■ Description of the task
Would you please copy out each entry exactly?

Dataset entries:
######
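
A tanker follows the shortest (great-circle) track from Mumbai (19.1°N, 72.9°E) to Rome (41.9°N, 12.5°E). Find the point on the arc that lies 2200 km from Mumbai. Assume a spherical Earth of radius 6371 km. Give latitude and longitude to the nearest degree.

≈ (30°N, 55°E)

Write both endpoints as unit vectors p₁, p₂ with components (cos φ cos λ, cos φ sin λ, sin φ).
The central angle between the endpoints is δ = arccos(p₁·p₂) ≈ 0.969 rad (55.5°). The total great-circle distance is δ·R ≈ 0.969 × 6371 ≈ 6175 km, so the target fraction is f = 2200/6175 ≈ 0.356.
Interpolate at f ≈ 0.356 with slerp weights a = sin((1−f)δ)/sin δ ≈ 0.709, b = sin(fδ)/sin δ ≈ 0.411.
p = a·p₁ + b·p₂ ≈ (0.495, 0.706, 0.506); φ = arcsin(p_z) ≈ 30.40°, λ = atan2(p_y, p_x) ≈ 54.96°.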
######
■ Task solution
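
A tanker follows the shortest (great-circle) track from Mumbai (19.1°N, 72.9°E) to Rome (41.9°N, 12.5°E). Find the point on the arc that lies 2200 km from Mumbai. Assume a spherical Earth of radius 6371 km. Give latitude and longitude to the nearest degree.

≈ (30°N, 55°E)

Write both endpoints as unit vectors p₁, p₂ with components (cos φ cos λ, cos φ sin λ, sin φ).
The central angle between the endpoints is δ = arccos(p₁·p₂) ≈ 0.969 rad (55.5°). The total great-circle distance is δ·R ≈ 0.969 × 6371 ≈ 6175 km, so the target fraction is f = 2200/6175 ≈ 0.356.
Interpolate at f ≈ 0.356 with slerp weights a = sin((1−f)δ)/sin δ ≈ 0.709, b = sin(fδ)/sin δ ≈ 0.411.
p = a·p₁ + b·p₂ ≈ (0.495, 0.706, 0.506); φ = arcsin(p_z) ≈ 30.40°, λ = atan2(p_y, p_x) ≈ 54.96°.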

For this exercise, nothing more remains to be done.